= Problem =
Beginning at the top of the data below, write out every line exactly until you reach the line with "θ2=-149°, θ3=93°, θ4=-135°).", and include that line.

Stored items
..........
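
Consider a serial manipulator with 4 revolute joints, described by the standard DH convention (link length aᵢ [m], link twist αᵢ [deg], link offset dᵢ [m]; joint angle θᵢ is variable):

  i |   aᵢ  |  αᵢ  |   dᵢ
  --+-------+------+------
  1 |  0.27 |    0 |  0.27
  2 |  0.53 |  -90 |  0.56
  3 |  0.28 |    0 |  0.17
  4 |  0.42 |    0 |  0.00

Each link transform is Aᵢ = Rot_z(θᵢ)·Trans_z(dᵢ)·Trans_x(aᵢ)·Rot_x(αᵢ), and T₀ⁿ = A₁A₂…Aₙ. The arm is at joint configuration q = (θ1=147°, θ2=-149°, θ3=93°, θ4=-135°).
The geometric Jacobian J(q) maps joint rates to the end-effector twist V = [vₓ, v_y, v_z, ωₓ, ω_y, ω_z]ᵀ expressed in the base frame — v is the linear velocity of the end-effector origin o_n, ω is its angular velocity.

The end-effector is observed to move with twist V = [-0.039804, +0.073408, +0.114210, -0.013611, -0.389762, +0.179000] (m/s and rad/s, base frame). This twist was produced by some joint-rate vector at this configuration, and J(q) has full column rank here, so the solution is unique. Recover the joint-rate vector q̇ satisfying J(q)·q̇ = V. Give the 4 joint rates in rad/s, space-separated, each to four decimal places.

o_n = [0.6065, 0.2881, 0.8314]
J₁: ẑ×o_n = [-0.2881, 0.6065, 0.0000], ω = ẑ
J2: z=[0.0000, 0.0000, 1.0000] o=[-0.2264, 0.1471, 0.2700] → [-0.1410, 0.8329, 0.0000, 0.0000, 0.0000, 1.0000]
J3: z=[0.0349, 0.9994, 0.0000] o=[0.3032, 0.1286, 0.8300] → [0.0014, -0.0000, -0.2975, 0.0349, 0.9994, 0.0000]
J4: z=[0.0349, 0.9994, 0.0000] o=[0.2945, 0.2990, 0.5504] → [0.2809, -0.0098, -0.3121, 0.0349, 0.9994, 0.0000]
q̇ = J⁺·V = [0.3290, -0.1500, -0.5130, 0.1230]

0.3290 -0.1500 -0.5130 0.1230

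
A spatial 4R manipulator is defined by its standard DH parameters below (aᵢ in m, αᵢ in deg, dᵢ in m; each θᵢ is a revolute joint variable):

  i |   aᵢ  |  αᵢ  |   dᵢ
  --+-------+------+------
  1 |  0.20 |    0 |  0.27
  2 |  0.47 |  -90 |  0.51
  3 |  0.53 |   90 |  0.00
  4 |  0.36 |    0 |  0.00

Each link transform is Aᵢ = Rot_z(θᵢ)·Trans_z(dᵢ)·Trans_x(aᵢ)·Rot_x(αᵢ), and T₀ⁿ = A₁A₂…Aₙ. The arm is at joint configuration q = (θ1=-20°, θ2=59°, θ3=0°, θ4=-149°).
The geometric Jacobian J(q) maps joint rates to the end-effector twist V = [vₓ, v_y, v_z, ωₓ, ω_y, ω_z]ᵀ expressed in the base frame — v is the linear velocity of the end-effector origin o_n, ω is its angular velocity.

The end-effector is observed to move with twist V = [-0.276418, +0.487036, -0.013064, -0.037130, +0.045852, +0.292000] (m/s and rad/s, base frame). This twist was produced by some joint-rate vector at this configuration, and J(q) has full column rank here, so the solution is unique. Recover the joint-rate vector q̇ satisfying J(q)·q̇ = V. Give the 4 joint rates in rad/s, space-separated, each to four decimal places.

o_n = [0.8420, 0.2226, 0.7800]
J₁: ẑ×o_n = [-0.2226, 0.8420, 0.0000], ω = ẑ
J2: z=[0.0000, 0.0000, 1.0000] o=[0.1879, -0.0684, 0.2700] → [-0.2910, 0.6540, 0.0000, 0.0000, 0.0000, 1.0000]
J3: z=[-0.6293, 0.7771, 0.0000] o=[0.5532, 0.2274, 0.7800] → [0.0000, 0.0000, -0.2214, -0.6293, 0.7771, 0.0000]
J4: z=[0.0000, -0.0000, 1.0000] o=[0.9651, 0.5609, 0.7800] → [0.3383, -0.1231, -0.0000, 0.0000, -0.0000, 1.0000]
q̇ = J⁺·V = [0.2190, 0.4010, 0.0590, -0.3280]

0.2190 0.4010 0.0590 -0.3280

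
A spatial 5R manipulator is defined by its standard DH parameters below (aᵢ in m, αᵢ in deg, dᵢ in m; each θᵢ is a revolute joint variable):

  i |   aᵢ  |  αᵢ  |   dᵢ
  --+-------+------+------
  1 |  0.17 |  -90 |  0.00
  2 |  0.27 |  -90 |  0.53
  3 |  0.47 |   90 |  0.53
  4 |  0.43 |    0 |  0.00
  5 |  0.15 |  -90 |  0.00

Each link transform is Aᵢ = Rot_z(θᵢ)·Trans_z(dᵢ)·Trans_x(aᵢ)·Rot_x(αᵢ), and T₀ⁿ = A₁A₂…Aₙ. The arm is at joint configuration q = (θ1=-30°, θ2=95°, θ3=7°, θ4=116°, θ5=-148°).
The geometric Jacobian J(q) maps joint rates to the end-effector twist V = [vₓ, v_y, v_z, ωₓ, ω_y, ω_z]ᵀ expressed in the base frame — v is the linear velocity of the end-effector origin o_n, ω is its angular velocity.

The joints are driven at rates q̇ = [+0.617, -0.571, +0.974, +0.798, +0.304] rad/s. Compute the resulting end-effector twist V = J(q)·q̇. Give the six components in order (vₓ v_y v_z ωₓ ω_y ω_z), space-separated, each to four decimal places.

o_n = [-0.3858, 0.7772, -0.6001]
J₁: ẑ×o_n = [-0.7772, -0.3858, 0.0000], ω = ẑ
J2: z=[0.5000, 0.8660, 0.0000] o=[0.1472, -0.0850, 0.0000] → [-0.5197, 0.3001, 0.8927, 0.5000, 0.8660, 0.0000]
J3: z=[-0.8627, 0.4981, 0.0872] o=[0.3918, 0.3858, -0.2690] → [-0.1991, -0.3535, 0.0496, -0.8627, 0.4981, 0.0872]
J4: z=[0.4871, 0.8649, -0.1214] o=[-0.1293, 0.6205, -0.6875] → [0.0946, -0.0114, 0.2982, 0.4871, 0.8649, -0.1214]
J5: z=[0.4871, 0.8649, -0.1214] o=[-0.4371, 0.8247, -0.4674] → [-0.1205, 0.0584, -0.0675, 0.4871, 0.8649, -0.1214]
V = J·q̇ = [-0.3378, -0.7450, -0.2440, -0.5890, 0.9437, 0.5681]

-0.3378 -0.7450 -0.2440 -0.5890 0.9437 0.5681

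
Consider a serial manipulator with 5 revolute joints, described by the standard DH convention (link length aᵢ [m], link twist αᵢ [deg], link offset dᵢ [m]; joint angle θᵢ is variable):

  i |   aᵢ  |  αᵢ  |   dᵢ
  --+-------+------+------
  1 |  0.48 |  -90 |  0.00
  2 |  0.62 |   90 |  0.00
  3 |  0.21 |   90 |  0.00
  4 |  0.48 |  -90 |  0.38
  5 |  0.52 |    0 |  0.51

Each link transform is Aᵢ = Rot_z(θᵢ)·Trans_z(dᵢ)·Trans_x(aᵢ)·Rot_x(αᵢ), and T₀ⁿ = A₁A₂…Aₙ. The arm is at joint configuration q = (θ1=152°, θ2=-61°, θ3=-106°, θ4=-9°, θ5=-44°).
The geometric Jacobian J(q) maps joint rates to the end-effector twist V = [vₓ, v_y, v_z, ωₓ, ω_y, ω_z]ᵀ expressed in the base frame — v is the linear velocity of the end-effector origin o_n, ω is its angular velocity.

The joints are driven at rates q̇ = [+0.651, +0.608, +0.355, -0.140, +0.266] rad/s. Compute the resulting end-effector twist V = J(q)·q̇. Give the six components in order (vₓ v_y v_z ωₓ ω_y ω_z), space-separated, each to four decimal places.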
..........
= Final answer =
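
Consider a serial manipulator with 4 revolute joints, described by the standard DH convention (link length aᵢ [m], link twist αᵢ [deg], link offset dᵢ [m]; joint angle θᵢ is variable):

  i |   aᵢ  |  αᵢ  |   dᵢ
  --+-------+------+------
  1 |  0.27 |    0 |  0.27
  2 |  0.53 |  -90 |  0.56
  3 |  0.28 |    0 |  0.17
  4 |  0.42 |    0 |  0.00

Each link transform is Aᵢ = Rot_z(θᵢ)·Trans_z(dᵢ)·Trans_x(aᵢ)·Rot_x(αᵢ), and T₀ⁿ = A₁A₂…Aₙ. The arm is at joint configuration q = (θ1=147°, θ2=-149°, θ3=93°, θ4=-135°).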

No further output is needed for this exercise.